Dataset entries
======

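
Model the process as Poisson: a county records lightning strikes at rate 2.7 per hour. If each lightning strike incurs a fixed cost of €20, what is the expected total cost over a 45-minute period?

€40.5

E[N] = 2.7 × 0.75 = 2.025 (a 45-minute period = 0.75 hours); E[cost] = 2.025 × €20 = €40.5.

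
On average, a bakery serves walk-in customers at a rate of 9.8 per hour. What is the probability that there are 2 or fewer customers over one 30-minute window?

0.1333

Over the interval, μ = 9.8 × 0.5 = 4.9 (a 30-minute window = 0.5 hours).
P(N ≤ 2) = Σ_{j=0}^{2} e^(−μ) μ^j/j! ≈ 0.1333.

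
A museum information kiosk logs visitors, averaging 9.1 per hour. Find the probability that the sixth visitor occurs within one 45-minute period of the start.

Over the interval, μ = 9.1 × 0.75 = 6.825 (a 45-minute period = 0.75 hours).
The sixth arrival falls in the interval iff at least 6 events occur there: P(S_6 ≤ t) = P(N ≥ 6) = 1 − P(N ≤ 5) ≈ 0.6764.

0.6764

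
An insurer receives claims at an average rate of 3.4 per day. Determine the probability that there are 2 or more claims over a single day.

With mean μ = 3.4 per day,
P(N ≥ 2) = 1 − P(N ≤ 1) = 1 − Σ_{j=0}^{1} e^(−μ) μ^j/j! ≈ 0.8532.

0.8532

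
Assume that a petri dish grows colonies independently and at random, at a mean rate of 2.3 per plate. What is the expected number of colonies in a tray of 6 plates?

E[N] = λt = 2.3 × 6 = 13.8 (a tray of 6 plates = 6 plates).

13.8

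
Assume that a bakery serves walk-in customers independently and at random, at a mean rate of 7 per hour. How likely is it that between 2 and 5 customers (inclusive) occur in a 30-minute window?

Over the interval, μ = 7 × 0.5 = 3.5 (a 30-minute window = 0.5 hours).
P(2 ≤ N ≤ 5) = Σ_{j=2}^{5} e^(−3.5) · 3.5^j/j! ≈ 0.7217.

0.7217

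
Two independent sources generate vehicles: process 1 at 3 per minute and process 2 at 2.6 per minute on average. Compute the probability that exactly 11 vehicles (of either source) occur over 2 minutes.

Independent Poisson processes superpose: combined rate λ = 3 + 2.6 = 5.6 per minute.
Over the interval, μ = 5.6 × 2 = 11.2 (2 minutes).
P(N = 11) = e^(−11.2) · 11.2^11/11! ≈ 0.1192.

0.1192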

======

**Work to be completed:** Go through the entries above and reproduce each one exactly.

**Exercise answer:**
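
Model the process as Poisson: a county records lightning strikes at rate 2.7 per hour. If each lightning strike incurs a fixed cost of €20, what is the expected total cost over a 45-minute period?

€40.5

E[N] = 2.7 × 0.75 = 2.025 (a 45-minute period = 0.75 hours); E[cost] = 2.025 × €20 = €40.5.

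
On average, a bakery serves walk-in customers at a rate of 9.8 per hour. What is the probability that there are 2 or fewer customers over one 30-minute window?

0.1333

Over the interval, μ = 9.8 × 0.5 = 4.9 (a 30-minute window = 0.5 hours).
P(N ≤ 2) = Σ_{j=0}^{2} e^(−μ) μ^j/j! ≈ 0.1333.

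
A museum information kiosk logs visitors, averaging 9.1 per hour. Find the probability that the sixth visitor occurs within one 45-minute period of the start.

Over the interval, μ = 9.1 × 0.75 = 6.825 (a 45-minute period = 0.75 hours).
The sixth arrival falls in the interval iff at least 6 events occur there: P(S_6 ≤ t) = P(N ≥ 6) = 1 − P(N ≤ 5) ≈ 0.6764.

0.6764

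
An insurer receives claims at an average rate of 3.4 per day. Determine the probability that there are 2 or more claims over a single day.

With mean μ = 3.4 per day,
P(N ≥ 2) = 1 − P(N ≤ 1) = 1 − Σ_{j=0}^{1} e^(−μ) μ^j/j! ≈ 0.8532.

0.8532

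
Assume that a petri dish grows colonies independently and at random, at a mean rate of 2.3 per plate. What is the expected number of colonies in a tray of 6 plates?

E[N] = λt = 2.3 × 6 = 13.8 (a tray of 6 plates = 6 plates).

13.8

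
Assume that a bakery serves walk-in customers independently and at random, at a mean rate of 7 per hour. How likely is it that between 2 and 5 customers (inclusive) occur in a 30-minute window?

Over the interval, μ = 7 × 0.5 = 3.5 (a 30-minute window = 0.5 hours).
P(2 ≤ N ≤ 5) = Σ_{j=2}^{5} e^(−3.5) · 3.5^j/j! ≈ 0.7217.

0.7217

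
Two independent sources generate vehicles: process 1 at 3 per minute and process 2 at 2.6 per minute on average. Compute the probability that exactly 11 vehicles (of either source) occur over 2 minutes.

Independent Poisson processes superpose: combined rate λ = 3 + 2.6 = 5.6 per minute.
Over the interval, μ = 5.6 × 2 = 11.2 (2 minutes).
P(N = 11) = e^(−11.2) · 11.2^11/11! ≈ 0.1192.

0.1192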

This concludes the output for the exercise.